START Records for the task

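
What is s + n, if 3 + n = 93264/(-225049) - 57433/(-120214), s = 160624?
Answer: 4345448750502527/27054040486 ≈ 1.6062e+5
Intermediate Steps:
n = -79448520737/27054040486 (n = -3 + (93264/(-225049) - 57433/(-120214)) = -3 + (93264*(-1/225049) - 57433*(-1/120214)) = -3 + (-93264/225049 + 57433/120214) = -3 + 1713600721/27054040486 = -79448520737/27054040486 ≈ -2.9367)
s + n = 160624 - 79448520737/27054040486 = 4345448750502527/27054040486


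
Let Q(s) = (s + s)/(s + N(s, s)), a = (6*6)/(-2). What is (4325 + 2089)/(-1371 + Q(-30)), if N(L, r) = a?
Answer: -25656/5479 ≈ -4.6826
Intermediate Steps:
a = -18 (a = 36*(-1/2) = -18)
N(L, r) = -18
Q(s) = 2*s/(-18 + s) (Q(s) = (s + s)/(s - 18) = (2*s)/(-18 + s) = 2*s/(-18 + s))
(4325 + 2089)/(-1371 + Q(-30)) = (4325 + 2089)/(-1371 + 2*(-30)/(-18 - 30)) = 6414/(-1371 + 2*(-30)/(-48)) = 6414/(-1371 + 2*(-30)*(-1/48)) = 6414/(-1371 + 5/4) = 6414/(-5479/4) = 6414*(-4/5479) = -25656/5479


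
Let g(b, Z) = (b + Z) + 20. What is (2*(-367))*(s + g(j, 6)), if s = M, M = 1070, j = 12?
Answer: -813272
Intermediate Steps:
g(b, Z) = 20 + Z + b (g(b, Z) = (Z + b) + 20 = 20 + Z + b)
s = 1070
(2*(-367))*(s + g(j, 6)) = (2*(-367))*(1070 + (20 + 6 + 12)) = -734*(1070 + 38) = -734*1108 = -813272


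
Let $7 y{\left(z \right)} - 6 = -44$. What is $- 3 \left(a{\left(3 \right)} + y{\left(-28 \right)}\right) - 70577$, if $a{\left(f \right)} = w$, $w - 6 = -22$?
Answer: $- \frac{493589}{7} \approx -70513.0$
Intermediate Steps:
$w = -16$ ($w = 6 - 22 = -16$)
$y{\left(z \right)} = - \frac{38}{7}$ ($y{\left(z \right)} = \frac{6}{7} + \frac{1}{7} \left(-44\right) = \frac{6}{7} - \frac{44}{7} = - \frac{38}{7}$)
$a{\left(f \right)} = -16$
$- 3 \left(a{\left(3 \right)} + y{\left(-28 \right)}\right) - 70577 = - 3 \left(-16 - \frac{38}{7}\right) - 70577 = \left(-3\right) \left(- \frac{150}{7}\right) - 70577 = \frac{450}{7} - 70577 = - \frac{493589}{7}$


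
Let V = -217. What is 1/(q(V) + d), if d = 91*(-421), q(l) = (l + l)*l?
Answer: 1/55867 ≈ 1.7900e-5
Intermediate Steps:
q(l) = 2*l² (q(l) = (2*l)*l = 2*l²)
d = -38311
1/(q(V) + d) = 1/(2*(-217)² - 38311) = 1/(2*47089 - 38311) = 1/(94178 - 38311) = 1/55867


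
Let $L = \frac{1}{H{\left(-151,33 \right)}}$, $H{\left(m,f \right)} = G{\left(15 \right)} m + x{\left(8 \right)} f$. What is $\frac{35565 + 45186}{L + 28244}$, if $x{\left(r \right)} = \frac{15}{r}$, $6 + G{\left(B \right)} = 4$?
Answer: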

END Records for the task

▸ **Work to complete**
Show all lines above holding the word "Answer".

▸ **Reply to the exercise**
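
Answer: 4345448750502527/27054040486 ≈ 1.6062e+5
Answer: -25656/5479 ≈ -4.6826
Answer: -813272
Answer: $- \frac{493589}{7} \approx -70513.0$
Answer: 1/55867 ≈ 1.7900e-5
Answer: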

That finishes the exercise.